WORK REQUEST:
All of the data must be printed exactly; please include every line.
== SOURCE DATA
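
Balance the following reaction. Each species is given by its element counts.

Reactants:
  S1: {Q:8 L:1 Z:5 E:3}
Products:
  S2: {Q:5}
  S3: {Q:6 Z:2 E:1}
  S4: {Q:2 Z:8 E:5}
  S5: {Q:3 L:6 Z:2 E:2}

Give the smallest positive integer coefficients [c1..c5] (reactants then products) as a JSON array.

Q: 6·8 = 48 | 1·5+6·6+2·2+1·3 = 48
L: 6·1 = 6 | 1·0+6·0+2·0+1·6 = 6
Z: 6·5 = 30 | 1·0+6·2+2·8+1·2 = 30
E: 6·3 = 18 | 1·0+6·1+2·5+1·2 = 18
gcd(6,1,6,2,1) = 1

Coefficients: [6, 1, 6, 2, 1]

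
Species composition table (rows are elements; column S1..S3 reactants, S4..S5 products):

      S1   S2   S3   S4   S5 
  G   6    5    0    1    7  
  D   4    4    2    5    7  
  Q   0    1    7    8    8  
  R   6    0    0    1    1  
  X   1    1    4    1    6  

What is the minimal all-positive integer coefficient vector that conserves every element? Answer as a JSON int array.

G: 1·6+6·5+6·0 = 36 | 1·1+5·7 = 36
D: 1·4+6·4+6·2 = 40 | 1·5+5·7 = 40
Q: 1·0+6·1+6·7 = 48 | 1·8+5·8 = 48
R: 1·6+6·0+6·0 = 6 | 1·1+5·1 = 6
X: 1·1+6·1+6·4 = 31 | 1·1+5·6 = 31
gcd(1,6,6,1,5) = 1

Coefficients: [1, 6, 6, 1, 5]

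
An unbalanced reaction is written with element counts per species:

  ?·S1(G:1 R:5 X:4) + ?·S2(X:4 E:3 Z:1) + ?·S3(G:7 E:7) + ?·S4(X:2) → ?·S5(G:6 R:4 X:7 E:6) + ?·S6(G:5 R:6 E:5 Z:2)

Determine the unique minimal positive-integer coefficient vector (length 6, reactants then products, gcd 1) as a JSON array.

Coefficients: [6, 2, 5, 5, 6, 1]

G: 6·1+2·0+5·7+5·0 = 41 | 6·6+1·5 = 41
R: 6·5+2·0+5·0+5·0 = 30 | 6·4+1·6 = 30
X: 6·4+2·4+5·0+5·2 = 42 | 6·7+1·0 = 42
E: 6·0+2·3+5·7+5·0 = 41 | 6·6+1·5 = 41
Z: 6·0+2·1+5·0+5·0 = 2 | 6·0+1·2 = 2
gcd(6,2,5,5,6,1) = 1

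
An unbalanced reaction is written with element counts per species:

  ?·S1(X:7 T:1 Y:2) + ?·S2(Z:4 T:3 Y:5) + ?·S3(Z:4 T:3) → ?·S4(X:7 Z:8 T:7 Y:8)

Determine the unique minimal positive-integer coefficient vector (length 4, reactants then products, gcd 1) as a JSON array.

Coefficients: [5, 6, 4, 5]

X: 5·7+6·0+4·0 = 35 | 5·7 = 35
Z: 5·0+6·4+4·4 = 40 | 5·8 = 40
T: 5·1+6·3+4·3 = 35 | 5·7 = 35
Y: 5·2+6·5+4·0 = 40 | 5·8 = 40
gcd(5,6,4,5) = 1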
====
EXERCISE RESULT:
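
Balance the following reaction. Each species is given by its element counts.

Reactants:
  S1: {Q:8 L:1 Z:5 E:3}
Products:
  S2: {Q:5}
  S3: {Q:6 Z:2 E:1}
  S4: {Q:2 Z:8 E:5}
  S5: {Q:3 L:6 Z:2 E:2}

Give the smallest positive integer coefficients [c1..c5] (reactants then products) as a JSON array.

Q: 6·8 = 48 | 1·5+6·6+2·2+1·3 = 48
L: 6·1 = 6 | 1·0+6·0+2·0+1·6 = 6
Z: 6·5 = 30 | 1·0+6·2+2·8+1·2 = 30
E: 6·3 = 18 | 1·0+6·1+2·5+1·2 = 18
gcd(6,1,6,2,1) = 1

Coefficients: [6, 1, 6, 2, 1]

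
Species composition table (rows are elements; column S1..S3 reactants, S4..S5 products):

      S1   S2   S3   S4   S5 
  G   6    5    0    1    7  
  D   4    4    2    5    7  
  Q   0    1    7    8    8  
  R   6    0    0    1    1  
  X   1    1    4    1    6  

What is the minimal all-positive integer coefficient vector that conserves every element? Answer as a JSON int array.

G: 1·6+6·5+6·0 = 36 | 1·1+5·7 = 36
D: 1·4+6·4+6·2 = 40 | 1·5+5·7 = 40
Q: 1·0+6·1+6·7 = 48 | 1·8+5·8 = 48
R: 1·6+6·0+6·0 = 6 | 1·1+5·1 = 6
X: 1·1+6·1+6·4 = 31 | 1·1+5·6 = 31
gcd(1,6,6,1,5) = 1

Coefficients: [1, 6, 6, 1, 5]

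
An unbalanced reaction is written with element counts per species:

  ?·S1(G:1 R:5 X:4) + ?·S2(X:4 E:3 Z:1) + ?·S3(G:7 E:7) + ?·S4(X:2) → ?·S5(G:6 R:4 X:7 E:6) + ?·S6(G:5 R:6 E:5 Z:2)

Determine the unique minimal positive-integer coefficient vector (length 6, reactants then products, gcd 1) as a JSON array.

Coefficients: [6, 2, 5, 5, 6, 1]

G: 6·1+2·0+5·7+5·0 = 41 | 6·6+1·5 = 41
R: 6·5+2·0+5·0+5·0 = 30 | 6·4+1·6 = 30
X: 6·4+2·4+5·0+5·2 = 42 | 6·7+1·0 = 42
E: 6·0+2·3+5·7+5·0 = 41 | 6·6+1·5 = 41
Z: 6·0+2·1+5·0+5·0 = 2 | 6·0+1·2 = 2
gcd(6,2,5,5,6,1) = 1

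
An unbalanced reaction is written with element counts per species:

  ?·S1(X:7 T:1 Y:2) + ?·S2(Z:4 T:3 Y:5) + ?·S3(Z:4 T:3) → ?·S4(X:7 Z:8 T:7 Y:8)

Determine the unique minimal positive-integer coefficient vector (length 4, reactants then products, gcd 1) as a JSON array.

Coefficients: [5, 6, 4, 5]

X: 5·7+6·0+4·0 = 35 | 5·7 = 35
Z: 5·0+6·4+4·4 = 40 | 5·8 = 40
T: 5·1+6·3+4·3 = 35 | 5·7 = 35
Y: 5·2+6·5+4·0 = 40 | 5·8 = 40
gcd(5,6,4,5) = 1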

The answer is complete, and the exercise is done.